### RECORDS SHOWN
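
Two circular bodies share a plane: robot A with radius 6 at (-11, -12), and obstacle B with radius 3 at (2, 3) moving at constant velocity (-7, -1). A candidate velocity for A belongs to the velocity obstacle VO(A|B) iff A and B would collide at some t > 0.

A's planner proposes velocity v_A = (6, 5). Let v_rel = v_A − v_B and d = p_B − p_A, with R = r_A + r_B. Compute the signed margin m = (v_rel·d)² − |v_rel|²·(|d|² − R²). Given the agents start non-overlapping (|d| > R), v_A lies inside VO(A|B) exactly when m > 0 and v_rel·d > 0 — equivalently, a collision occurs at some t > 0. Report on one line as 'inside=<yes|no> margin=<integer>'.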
...
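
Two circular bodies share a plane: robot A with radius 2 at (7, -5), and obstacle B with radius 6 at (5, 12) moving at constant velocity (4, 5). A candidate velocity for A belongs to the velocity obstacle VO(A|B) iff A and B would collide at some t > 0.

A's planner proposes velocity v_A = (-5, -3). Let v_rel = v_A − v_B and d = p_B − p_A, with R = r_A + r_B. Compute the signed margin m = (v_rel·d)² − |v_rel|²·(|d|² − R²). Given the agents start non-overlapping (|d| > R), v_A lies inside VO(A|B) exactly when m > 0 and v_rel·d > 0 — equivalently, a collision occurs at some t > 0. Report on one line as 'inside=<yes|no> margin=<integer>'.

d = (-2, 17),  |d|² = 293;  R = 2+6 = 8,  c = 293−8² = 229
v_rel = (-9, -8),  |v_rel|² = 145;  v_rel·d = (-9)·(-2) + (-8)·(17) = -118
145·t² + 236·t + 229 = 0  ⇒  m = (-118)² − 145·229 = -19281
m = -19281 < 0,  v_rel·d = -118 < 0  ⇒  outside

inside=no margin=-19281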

### ASSIGNED TASK
Copy all lines above containing the string "radius".

### RESPONSE BELOW
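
Two circular bodies share a plane: robot A with radius 6 at (-11, -12), and obstacle B with radius 3 at (2, 3) moving at constant velocity (-7, -1). A candidate velocity for A belongs to the velocity obstacle VO(A|B) iff A and B would collide at some t > 0.
Two circular bodies share a plane: robot A with radius 2 at (7, -5), and obstacle B with radius 6 at (5, 12) moving at constant velocity (4, 5). A candidate velocity for A belongs to the velocity obstacle VO(A|B) iff A and B would collide at some t > 0.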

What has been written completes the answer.